*** RECORDS SHOWN Section Begins ***
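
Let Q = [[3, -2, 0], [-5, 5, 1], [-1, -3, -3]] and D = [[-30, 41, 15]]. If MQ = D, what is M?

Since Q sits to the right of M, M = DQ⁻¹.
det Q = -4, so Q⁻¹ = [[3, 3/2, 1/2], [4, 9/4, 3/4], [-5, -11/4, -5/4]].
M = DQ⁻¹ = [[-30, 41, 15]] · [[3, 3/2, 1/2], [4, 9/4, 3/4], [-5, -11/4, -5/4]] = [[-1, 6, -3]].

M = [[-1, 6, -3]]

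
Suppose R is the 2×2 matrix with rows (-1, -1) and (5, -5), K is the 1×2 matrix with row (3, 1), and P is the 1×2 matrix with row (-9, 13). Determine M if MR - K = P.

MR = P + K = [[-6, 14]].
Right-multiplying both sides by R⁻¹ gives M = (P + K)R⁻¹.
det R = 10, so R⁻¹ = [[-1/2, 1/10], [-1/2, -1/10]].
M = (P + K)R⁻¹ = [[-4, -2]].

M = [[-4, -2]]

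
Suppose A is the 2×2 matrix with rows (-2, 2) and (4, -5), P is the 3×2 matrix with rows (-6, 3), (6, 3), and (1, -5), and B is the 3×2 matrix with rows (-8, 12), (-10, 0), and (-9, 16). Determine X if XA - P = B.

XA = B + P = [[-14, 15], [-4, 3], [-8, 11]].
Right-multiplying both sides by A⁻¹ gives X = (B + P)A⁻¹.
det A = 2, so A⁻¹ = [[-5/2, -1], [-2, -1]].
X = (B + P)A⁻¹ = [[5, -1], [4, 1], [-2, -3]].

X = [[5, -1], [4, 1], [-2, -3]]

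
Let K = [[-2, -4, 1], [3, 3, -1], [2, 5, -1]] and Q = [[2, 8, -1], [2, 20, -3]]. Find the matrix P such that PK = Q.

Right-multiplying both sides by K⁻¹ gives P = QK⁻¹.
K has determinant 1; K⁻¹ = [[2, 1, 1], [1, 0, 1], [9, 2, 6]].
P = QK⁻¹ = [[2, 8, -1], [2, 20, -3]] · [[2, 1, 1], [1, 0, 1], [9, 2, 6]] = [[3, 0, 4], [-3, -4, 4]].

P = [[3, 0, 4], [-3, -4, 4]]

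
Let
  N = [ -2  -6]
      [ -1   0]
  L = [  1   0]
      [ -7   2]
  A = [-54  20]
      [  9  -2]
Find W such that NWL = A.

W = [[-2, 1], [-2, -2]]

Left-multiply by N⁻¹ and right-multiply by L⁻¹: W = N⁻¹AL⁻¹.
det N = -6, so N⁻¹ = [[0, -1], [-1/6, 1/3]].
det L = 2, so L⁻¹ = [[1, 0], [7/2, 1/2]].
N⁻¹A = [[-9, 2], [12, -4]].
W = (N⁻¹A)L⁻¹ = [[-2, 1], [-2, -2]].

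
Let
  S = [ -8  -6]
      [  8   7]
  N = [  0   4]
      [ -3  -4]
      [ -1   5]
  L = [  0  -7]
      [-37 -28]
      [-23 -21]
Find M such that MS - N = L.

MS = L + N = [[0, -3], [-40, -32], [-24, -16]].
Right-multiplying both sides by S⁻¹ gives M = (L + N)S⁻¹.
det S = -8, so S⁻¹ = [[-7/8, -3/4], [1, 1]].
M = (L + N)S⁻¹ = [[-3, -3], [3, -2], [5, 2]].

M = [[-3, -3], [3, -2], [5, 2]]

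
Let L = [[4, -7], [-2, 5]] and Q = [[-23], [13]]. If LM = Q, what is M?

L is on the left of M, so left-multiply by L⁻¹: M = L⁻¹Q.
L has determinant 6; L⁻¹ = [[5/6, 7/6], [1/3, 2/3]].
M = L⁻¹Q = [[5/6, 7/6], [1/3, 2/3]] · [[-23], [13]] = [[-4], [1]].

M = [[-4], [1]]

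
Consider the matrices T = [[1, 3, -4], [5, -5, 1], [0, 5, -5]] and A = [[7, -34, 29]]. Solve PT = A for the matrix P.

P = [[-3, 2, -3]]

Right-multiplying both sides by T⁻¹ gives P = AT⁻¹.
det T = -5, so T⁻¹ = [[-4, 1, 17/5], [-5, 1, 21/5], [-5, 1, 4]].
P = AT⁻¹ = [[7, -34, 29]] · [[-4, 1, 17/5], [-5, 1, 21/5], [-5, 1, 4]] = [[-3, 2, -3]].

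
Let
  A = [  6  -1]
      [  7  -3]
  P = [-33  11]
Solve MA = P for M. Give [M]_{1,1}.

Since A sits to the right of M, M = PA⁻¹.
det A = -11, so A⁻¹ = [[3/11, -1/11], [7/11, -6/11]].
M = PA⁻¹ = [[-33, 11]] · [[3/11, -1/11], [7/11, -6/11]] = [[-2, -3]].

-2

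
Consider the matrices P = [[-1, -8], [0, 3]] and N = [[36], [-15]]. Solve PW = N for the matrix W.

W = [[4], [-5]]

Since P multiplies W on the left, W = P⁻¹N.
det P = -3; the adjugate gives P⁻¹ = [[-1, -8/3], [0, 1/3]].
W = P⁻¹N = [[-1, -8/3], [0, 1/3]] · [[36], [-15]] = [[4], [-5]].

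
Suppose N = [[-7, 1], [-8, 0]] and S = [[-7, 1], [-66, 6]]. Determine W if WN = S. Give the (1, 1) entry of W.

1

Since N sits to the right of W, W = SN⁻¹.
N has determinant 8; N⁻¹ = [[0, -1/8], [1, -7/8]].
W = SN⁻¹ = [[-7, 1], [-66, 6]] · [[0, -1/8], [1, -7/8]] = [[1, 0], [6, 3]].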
*** RECORDS SHOWN Section Ends ***
YOUR TASK - Reproduce the entries above in full, verbatim.

THE ANSWER -
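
Let Q = [[3, -2, 0], [-5, 5, 1], [-1, -3, -3]] and D = [[-30, 41, 15]]. If MQ = D, what is M?

Since Q sits to the right of M, M = DQ⁻¹.
det Q = -4, so Q⁻¹ = [[3, 3/2, 1/2], [4, 9/4, 3/4], [-5, -11/4, -5/4]].
M = DQ⁻¹ = [[-30, 41, 15]] · [[3, 3/2, 1/2], [4, 9/4, 3/4], [-5, -11/4, -5/4]] = [[-1, 6, -3]].

M = [[-1, 6, -3]]

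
Suppose R is the 2×2 matrix with rows (-1, -1) and (5, -5), K is the 1×2 matrix with row (3, 1), and P is the 1×2 matrix with row (-9, 13). Determine M if MR - K = P.

MR = P + K = [[-6, 14]].
Right-multiplying both sides by R⁻¹ gives M = (P + K)R⁻¹.
det R = 10, so R⁻¹ = [[-1/2, 1/10], [-1/2, -1/10]].
M = (P + K)R⁻¹ = [[-4, -2]].

M = [[-4, -2]]

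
Suppose A is the 2×2 matrix with rows (-2, 2) and (4, -5), P is the 3×2 matrix with rows (-6, 3), (6, 3), and (1, -5), and B is the 3×2 matrix with rows (-8, 12), (-10, 0), and (-9, 16). Determine X if XA - P = B.

XA = B + P = [[-14, 15], [-4, 3], [-8, 11]].
Right-multiplying both sides by A⁻¹ gives X = (B + P)A⁻¹.
det A = 2, so A⁻¹ = [[-5/2, -1], [-2, -1]].
X = (B + P)A⁻¹ = [[5, -1], [4, 1], [-2, -3]].

X = [[5, -1], [4, 1], [-2, -3]]

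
Let K = [[-2, -4, 1], [3, 3, -1], [2, 5, -1]] and Q = [[2, 8, -1], [2, 20, -3]]. Find the matrix P such that PK = Q.

Right-multiplying both sides by K⁻¹ gives P = QK⁻¹.
K has determinant 1; K⁻¹ = [[2, 1, 1], [1, 0, 1], [9, 2, 6]].
P = QK⁻¹ = [[2, 8, -1], [2, 20, -3]] · [[2, 1, 1], [1, 0, 1], [9, 2, 6]] = [[3, 0, 4], [-3, -4, 4]].

P = [[3, 0, 4], [-3, -4, 4]]

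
Let
  N = [ -2  -6]
      [ -1   0]
  L = [  1   0]
      [ -7   2]
  A = [-54  20]
      [  9  -2]
Find W such that NWL = A.

W = [[-2, 1], [-2, -2]]

Left-multiply by N⁻¹ and right-multiply by L⁻¹: W = N⁻¹AL⁻¹.
det N = -6, so N⁻¹ = [[0, -1], [-1/6, 1/3]].
det L = 2, so L⁻¹ = [[1, 0], [7/2, 1/2]].
N⁻¹A = [[-9, 2], [12, -4]].
W = (N⁻¹A)L⁻¹ = [[-2, 1], [-2, -2]].

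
Let
  S = [ -8  -6]
      [  8   7]
  N = [  0   4]
      [ -3  -4]
      [ -1   5]
  L = [  0  -7]
      [-37 -28]
      [-23 -21]
Find M such that MS - N = L.

MS = L + N = [[0, -3], [-40, -32], [-24, -16]].
Right-multiplying both sides by S⁻¹ gives M = (L + N)S⁻¹.
det S = -8, so S⁻¹ = [[-7/8, -3/4], [1, 1]].
M = (L + N)S⁻¹ = [[-3, -3], [3, -2], [5, 2]].

M = [[-3, -3], [3, -2], [5, 2]]

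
Let L = [[4, -7], [-2, 5]] and Q = [[-23], [13]]. If LM = Q, what is M?

L is on the left of M, so left-multiply by L⁻¹: M = L⁻¹Q.
L has determinant 6; L⁻¹ = [[5/6, 7/6], [1/3, 2/3]].
M = L⁻¹Q = [[5/6, 7/6], [1/3, 2/3]] · [[-23], [13]] = [[-4], [1]].

M = [[-4], [1]]

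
Consider the matrices T = [[1, 3, -4], [5, -5, 1], [0, 5, -5]] and A = [[7, -34, 29]]. Solve PT = A for the matrix P.

P = [[-3, 2, -3]]

Right-multiplying both sides by T⁻¹ gives P = AT⁻¹.
det T = -5, so T⁻¹ = [[-4, 1, 17/5], [-5, 1, 21/5], [-5, 1, 4]].
P = AT⁻¹ = [[7, -34, 29]] · [[-4, 1, 17/5], [-5, 1, 21/5], [-5, 1, 4]] = [[-3, 2, -3]].

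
Let
  A = [  6  -1]
      [  7  -3]
  P = [-33  11]
Solve MA = P for M. Give [M]_{1,1}.

Since A sits to the right of M, M = PA⁻¹.
det A = -11, so A⁻¹ = [[3/11, -1/11], [7/11, -6/11]].
M = PA⁻¹ = [[-33, 11]] · [[3/11, -1/11], [7/11, -6/11]] = [[-2, -3]].

-2

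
Consider the matrices P = [[-1, -8], [0, 3]] and N = [[36], [-15]]. Solve PW = N for the matrix W.

W = [[4], [-5]]

Since P multiplies W on the left, W = P⁻¹N.
det P = -3; the adjugate gives P⁻¹ = [[-1, -8/3], [0, 1/3]].
W = P⁻¹N = [[-1, -8/3], [0, 1/3]] · [[36], [-15]] = [[4], [-5]].

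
Suppose N = [[-7, 1], [-8, 0]] and S = [[-7, 1], [-66, 6]]. Determine W if WN = S. Give the (1, 1) entry of W.

1

Since N sits to the right of W, W = SN⁻¹.
N has determinant 8; N⁻¹ = [[0, -1/8], [1, -7/8]].
W = SN⁻¹ = [[-7, 1], [-66, 6]] · [[0, -1/8], [1, -7/8]] = [[1, 0], [6, 3]].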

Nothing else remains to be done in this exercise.